##### Source information #####
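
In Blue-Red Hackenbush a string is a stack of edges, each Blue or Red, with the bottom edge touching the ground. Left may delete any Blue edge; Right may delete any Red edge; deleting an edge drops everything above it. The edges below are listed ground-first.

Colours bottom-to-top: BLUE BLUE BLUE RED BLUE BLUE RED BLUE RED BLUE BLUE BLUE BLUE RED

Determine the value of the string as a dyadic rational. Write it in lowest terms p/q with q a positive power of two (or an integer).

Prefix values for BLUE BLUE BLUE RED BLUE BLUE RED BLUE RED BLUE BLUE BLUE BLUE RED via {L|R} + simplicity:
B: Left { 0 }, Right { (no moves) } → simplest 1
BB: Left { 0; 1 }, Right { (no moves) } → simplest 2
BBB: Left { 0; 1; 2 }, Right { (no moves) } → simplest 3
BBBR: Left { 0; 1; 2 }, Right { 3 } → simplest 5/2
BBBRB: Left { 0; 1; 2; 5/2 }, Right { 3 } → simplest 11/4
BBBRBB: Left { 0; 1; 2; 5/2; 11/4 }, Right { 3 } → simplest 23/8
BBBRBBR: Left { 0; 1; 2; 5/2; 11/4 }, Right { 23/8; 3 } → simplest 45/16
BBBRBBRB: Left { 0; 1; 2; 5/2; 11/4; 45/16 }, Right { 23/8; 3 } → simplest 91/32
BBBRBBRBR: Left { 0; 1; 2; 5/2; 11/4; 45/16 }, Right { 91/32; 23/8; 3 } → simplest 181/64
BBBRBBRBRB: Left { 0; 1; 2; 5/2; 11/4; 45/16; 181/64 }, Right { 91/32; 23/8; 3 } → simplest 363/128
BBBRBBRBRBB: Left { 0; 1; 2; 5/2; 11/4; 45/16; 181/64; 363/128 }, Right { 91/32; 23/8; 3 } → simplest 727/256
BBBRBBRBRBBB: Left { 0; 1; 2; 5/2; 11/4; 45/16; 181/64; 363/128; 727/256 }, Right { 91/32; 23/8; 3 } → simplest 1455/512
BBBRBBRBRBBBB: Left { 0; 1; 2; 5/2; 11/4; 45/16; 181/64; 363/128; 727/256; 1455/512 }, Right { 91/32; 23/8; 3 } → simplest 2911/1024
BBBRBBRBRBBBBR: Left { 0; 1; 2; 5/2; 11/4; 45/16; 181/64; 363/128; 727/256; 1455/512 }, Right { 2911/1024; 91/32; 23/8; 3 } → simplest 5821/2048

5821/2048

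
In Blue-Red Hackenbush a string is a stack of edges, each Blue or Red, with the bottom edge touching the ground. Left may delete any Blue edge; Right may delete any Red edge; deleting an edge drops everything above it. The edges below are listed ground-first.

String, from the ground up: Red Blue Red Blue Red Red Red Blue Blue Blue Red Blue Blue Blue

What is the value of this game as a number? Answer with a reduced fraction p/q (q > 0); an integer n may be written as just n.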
#####
##### Source information #####
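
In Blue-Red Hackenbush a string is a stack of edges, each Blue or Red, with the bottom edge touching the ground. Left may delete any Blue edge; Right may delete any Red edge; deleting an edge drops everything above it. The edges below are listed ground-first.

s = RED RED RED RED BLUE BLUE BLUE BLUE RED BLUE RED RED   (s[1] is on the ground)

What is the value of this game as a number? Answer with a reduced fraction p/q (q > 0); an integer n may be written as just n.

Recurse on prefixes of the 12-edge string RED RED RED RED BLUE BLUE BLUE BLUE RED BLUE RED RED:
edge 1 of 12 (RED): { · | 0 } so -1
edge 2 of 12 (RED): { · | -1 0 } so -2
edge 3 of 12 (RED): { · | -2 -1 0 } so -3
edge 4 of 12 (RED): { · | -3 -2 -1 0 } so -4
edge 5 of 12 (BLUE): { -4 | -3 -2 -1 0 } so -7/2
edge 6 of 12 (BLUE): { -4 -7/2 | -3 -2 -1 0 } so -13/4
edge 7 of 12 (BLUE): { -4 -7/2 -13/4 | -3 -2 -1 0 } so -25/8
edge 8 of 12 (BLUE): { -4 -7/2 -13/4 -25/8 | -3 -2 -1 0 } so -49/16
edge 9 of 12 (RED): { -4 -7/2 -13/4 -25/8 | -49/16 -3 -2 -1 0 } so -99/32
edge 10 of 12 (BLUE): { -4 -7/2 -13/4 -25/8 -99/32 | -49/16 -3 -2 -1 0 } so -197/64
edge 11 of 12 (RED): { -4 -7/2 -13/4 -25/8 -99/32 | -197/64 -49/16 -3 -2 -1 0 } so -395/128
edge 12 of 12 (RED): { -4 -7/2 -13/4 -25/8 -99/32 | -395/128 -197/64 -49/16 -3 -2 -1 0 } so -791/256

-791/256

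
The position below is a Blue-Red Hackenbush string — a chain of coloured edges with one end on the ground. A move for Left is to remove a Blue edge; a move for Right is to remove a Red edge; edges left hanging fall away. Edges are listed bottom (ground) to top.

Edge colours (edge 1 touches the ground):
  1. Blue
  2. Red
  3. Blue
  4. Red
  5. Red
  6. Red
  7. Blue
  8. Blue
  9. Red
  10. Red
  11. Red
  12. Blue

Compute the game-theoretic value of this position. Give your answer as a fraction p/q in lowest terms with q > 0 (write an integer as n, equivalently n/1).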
#####
What to produce
Only the lines containing "position" are needed; pull them out of the listing.

Solution for this problem
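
The position below is a Blue-Red Hackenbush string — a chain of coloured edges with one end on the ground. A move for Left is to remove a Blue edge; a move for Right is to remove a Red edge; edges left hanging fall away. Edges are listed bottom (ground) to top.
Compute the game-theoretic value of this position. Give your answer as a fraction p/q in lowest terms with q > 0 (write an integer as n, equivalently n/1).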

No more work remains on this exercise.